● **EXERCISE PROMPT**
Each line below should be written out again exactly.

● **GIVEN RECORDS**
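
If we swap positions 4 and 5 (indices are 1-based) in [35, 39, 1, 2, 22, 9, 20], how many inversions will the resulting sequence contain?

Inversions: 13

Positions 4 and 5 hold 2 and 22; after swapping, the array is [35, 39, 1, 22, 2, 9, 20].
Count, for each position, how many later elements it exceeds:
35: 5
39: 5
1: 0
22: 3
2: 0
9: 0
20: 0
Sum: 5 + 5 + 0 + 3 + 0 + 0 + 0 = 13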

● **ANSWER TO THIS EXERCISE**
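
If we swap positions 4 and 5 (indices are 1-based) in [35, 39, 1, 2, 22, 9, 20], how many inversions will the resulting sequence contain?

Inversions: 13

Positions 4 and 5 hold 2 and 22; after swapping, the array is [35, 39, 1, 22, 2, 9, 20].
Count, for each position, how many later elements it exceeds:
35: 5
39: 5
1: 0
22: 3
2: 0
9: 0
20: 0
Sum: 5 + 5 + 0 + 3 + 0 + 0 + 0 = 13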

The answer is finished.